(Saved data entries)
————————

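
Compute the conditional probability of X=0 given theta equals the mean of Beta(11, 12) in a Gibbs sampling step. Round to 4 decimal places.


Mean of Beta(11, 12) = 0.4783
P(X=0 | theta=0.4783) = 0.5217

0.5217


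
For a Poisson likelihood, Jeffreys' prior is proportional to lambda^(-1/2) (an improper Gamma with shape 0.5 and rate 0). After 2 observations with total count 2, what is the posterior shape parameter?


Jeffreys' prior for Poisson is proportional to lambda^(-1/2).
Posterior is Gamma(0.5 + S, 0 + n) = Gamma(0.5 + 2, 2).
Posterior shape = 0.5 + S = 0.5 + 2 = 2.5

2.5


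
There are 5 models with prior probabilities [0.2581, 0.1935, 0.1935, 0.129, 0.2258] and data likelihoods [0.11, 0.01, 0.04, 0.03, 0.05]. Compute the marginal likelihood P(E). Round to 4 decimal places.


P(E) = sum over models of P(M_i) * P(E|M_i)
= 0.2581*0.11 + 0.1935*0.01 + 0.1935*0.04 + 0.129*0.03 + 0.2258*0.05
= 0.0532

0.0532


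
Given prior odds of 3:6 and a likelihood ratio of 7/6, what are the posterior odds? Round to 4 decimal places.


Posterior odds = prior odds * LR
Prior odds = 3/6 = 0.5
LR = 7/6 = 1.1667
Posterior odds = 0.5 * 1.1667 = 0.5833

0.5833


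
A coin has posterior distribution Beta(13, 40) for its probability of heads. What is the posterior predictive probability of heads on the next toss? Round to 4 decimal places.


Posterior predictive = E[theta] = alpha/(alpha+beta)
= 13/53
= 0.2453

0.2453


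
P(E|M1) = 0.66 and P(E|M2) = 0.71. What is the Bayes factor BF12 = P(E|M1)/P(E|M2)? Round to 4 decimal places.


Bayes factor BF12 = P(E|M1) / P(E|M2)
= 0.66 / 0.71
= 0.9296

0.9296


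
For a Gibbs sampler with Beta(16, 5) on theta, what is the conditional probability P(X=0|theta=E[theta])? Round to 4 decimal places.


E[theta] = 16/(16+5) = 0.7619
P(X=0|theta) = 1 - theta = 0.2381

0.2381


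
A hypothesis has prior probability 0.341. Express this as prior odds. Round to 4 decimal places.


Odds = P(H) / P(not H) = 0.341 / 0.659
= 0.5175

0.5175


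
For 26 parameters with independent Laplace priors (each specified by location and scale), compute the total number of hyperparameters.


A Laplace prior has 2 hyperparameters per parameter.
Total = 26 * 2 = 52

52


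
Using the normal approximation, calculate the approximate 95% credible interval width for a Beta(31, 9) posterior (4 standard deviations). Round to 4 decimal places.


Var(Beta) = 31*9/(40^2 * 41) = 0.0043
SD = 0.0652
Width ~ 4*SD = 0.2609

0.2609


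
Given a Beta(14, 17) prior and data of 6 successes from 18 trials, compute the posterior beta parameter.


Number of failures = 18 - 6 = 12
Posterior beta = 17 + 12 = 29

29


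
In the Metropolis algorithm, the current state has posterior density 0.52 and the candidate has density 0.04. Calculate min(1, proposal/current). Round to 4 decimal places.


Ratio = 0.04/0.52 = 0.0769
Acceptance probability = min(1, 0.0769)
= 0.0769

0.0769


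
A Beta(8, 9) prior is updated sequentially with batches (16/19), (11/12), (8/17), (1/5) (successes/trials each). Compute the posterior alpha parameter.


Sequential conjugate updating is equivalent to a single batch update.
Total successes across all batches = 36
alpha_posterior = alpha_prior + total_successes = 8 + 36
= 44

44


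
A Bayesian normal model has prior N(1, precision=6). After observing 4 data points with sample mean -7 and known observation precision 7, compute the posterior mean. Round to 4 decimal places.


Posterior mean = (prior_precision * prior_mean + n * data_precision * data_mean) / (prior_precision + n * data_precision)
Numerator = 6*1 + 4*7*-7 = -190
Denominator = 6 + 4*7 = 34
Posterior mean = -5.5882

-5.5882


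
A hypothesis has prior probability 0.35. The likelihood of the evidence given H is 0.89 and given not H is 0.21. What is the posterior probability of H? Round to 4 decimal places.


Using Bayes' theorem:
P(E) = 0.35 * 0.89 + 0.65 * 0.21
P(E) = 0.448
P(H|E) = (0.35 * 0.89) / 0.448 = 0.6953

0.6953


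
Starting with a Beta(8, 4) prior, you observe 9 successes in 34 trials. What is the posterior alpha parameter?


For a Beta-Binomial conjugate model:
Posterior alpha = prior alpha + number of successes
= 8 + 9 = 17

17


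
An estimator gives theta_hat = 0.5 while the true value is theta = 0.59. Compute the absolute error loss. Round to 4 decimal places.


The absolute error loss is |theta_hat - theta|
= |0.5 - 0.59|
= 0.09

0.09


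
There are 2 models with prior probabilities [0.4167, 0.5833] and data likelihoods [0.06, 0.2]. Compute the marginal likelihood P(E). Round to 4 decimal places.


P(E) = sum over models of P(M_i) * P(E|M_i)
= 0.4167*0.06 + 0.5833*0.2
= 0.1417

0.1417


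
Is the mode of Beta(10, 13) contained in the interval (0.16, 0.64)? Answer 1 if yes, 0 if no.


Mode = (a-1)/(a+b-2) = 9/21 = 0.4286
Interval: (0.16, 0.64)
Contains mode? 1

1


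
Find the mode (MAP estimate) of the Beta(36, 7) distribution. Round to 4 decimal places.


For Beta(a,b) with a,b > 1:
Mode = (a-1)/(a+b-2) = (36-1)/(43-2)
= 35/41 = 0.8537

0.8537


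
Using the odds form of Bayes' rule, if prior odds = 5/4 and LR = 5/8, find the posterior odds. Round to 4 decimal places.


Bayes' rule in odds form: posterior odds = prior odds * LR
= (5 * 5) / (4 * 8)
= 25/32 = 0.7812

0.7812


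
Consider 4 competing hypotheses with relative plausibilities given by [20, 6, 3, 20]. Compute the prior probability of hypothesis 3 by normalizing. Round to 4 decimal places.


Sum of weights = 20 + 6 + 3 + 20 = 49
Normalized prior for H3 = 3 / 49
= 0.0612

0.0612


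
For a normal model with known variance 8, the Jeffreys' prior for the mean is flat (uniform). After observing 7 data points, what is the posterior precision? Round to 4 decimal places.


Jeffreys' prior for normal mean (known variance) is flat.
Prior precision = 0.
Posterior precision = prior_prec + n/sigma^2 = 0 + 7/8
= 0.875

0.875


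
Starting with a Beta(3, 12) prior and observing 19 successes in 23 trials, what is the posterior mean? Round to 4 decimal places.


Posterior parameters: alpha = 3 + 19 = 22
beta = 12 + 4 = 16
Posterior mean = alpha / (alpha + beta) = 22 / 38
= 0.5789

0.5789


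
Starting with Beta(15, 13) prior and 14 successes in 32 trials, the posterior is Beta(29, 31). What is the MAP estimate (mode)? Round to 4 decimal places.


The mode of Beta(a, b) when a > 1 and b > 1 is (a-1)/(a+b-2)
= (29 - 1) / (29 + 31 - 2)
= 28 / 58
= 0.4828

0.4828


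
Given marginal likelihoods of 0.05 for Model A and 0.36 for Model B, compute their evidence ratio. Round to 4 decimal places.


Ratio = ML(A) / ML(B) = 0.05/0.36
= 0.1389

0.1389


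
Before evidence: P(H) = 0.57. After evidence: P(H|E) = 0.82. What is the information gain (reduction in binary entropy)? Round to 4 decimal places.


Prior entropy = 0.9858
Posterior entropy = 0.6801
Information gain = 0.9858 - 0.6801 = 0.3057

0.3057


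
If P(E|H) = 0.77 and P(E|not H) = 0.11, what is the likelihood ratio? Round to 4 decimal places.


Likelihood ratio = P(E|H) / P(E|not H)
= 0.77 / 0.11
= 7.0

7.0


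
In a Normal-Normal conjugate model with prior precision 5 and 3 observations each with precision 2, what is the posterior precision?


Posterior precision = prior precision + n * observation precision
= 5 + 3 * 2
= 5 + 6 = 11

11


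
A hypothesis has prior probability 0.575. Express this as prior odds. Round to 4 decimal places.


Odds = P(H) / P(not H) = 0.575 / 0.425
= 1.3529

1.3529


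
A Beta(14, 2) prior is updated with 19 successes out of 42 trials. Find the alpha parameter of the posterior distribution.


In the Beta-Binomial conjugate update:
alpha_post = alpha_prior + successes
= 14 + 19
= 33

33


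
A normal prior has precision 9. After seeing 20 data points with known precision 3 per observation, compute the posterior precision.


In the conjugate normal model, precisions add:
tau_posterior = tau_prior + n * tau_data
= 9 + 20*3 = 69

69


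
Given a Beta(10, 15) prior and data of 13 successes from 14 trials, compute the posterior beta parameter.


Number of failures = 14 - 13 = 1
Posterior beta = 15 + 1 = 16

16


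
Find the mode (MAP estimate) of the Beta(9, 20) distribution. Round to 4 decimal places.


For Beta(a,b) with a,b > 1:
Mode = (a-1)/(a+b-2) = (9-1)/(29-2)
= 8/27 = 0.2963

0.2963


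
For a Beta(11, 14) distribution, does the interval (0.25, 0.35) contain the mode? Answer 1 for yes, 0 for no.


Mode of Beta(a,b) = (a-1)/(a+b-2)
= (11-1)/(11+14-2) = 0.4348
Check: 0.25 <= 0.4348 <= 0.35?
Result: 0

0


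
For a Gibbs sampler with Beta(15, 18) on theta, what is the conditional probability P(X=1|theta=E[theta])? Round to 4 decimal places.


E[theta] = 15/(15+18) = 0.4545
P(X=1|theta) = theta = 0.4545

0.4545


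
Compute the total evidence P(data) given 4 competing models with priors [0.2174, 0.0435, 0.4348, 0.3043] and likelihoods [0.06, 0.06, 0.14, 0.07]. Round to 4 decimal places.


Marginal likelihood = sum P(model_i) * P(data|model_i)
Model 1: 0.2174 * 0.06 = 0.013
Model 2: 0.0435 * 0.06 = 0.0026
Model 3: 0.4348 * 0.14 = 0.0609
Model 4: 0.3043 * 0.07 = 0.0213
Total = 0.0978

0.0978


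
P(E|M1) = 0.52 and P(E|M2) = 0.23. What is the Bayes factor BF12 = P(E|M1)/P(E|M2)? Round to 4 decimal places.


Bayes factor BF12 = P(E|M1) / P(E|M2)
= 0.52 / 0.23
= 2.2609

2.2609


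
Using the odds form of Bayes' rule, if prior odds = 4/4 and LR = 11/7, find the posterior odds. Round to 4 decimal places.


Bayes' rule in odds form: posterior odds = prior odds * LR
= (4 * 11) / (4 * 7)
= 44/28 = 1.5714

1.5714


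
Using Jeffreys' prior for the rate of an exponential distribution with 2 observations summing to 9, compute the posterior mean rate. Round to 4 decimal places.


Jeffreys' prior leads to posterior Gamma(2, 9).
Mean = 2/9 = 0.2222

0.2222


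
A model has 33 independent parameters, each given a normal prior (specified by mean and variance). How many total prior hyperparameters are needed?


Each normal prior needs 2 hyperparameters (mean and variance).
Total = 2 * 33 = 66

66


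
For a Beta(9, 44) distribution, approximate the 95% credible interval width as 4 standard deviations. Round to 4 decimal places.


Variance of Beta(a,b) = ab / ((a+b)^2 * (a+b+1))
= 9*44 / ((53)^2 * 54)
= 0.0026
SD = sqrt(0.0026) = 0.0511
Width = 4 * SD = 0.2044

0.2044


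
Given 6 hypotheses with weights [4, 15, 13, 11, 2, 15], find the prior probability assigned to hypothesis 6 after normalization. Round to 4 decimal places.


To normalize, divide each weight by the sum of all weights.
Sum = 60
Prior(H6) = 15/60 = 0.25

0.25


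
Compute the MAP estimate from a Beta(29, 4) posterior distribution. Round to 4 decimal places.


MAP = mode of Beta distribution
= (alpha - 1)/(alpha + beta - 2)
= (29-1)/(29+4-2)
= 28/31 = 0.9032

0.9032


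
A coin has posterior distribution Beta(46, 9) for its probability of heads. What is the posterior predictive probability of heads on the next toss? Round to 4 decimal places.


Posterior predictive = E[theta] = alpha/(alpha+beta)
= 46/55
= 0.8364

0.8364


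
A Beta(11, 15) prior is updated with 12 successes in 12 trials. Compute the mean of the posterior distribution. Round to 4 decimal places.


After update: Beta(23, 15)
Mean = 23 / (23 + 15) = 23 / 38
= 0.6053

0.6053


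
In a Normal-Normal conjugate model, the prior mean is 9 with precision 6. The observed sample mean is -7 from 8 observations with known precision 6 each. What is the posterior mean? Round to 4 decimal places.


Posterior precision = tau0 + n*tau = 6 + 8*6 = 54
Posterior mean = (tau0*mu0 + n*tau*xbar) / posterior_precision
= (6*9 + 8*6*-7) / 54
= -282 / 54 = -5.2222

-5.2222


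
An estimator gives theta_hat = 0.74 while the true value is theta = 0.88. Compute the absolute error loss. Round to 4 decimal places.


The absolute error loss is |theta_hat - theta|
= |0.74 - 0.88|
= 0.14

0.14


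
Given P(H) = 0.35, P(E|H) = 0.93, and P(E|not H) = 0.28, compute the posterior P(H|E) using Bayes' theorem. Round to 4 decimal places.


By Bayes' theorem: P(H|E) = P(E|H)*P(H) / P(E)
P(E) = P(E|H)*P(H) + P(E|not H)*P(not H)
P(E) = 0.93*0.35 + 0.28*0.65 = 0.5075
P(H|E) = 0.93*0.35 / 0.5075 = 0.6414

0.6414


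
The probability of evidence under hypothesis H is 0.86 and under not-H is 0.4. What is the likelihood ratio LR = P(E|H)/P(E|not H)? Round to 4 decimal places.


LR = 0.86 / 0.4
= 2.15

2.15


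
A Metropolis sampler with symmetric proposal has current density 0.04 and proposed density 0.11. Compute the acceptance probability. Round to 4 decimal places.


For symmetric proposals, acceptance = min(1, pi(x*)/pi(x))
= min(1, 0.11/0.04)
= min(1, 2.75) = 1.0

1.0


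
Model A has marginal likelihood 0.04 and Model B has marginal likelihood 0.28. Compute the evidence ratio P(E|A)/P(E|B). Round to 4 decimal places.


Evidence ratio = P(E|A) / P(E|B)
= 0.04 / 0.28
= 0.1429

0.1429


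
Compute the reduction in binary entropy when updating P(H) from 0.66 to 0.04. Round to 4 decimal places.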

————————

**Problem requirements**
From the line containing "In a Normal-Normal conjugate model, the" down to the last line of the records above, print every line exactly, with both ends kept.

**Task output**
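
In a Normal-Normal conjugate model, the prior mean is 9 with precision 6. The observed sample mean is -7 from 8 observations with known precision 6 each. What is the posterior mean? Round to 4 decimal places.


Posterior precision = tau0 + n*tau = 6 + 8*6 = 54
Posterior mean = (tau0*mu0 + n*tau*xbar) / posterior_precision
= (6*9 + 8*6*-7) / 54
= -282 / 54 = -5.2222

-5.2222


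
An estimator gives theta_hat = 0.74 while the true value is theta = 0.88. Compute the absolute error loss. Round to 4 decimal places.


The absolute error loss is |theta_hat - theta|
= |0.74 - 0.88|
= 0.14

0.14


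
Given P(H) = 0.35, P(E|H) = 0.93, and P(E|not H) = 0.28, compute the posterior P(H|E) using Bayes' theorem. Round to 4 decimal places.


By Bayes' theorem: P(H|E) = P(E|H)*P(H) / P(E)
P(E) = P(E|H)*P(H) + P(E|not H)*P(not H)
P(E) = 0.93*0.35 + 0.28*0.65 = 0.5075
P(H|E) = 0.93*0.35 / 0.5075 = 0.6414

0.6414


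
The probability of evidence under hypothesis H is 0.86 and under not-H is 0.4. What is the likelihood ratio LR = P(E|H)/P(E|not H)? Round to 4 decimal places.


LR = 0.86 / 0.4
= 2.15

2.15


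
A Metropolis sampler with symmetric proposal has current density 0.04 and proposed density 0.11. Compute the acceptance probability. Round to 4 decimal places.


For symmetric proposals, acceptance = min(1, pi(x*)/pi(x))
= min(1, 0.11/0.04)
= min(1, 2.75) = 1.0

1.0


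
Model A has marginal likelihood 0.04 and Model B has marginal likelihood 0.28. Compute the evidence ratio P(E|A)/P(E|B). Round to 4 decimal places.


Evidence ratio = P(E|A) / P(E|B)
= 0.04 / 0.28
= 0.1429

0.1429


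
Compute the reduction in binary entropy when updating P(H) from 0.66 to 0.04. Round to 4 decimal places.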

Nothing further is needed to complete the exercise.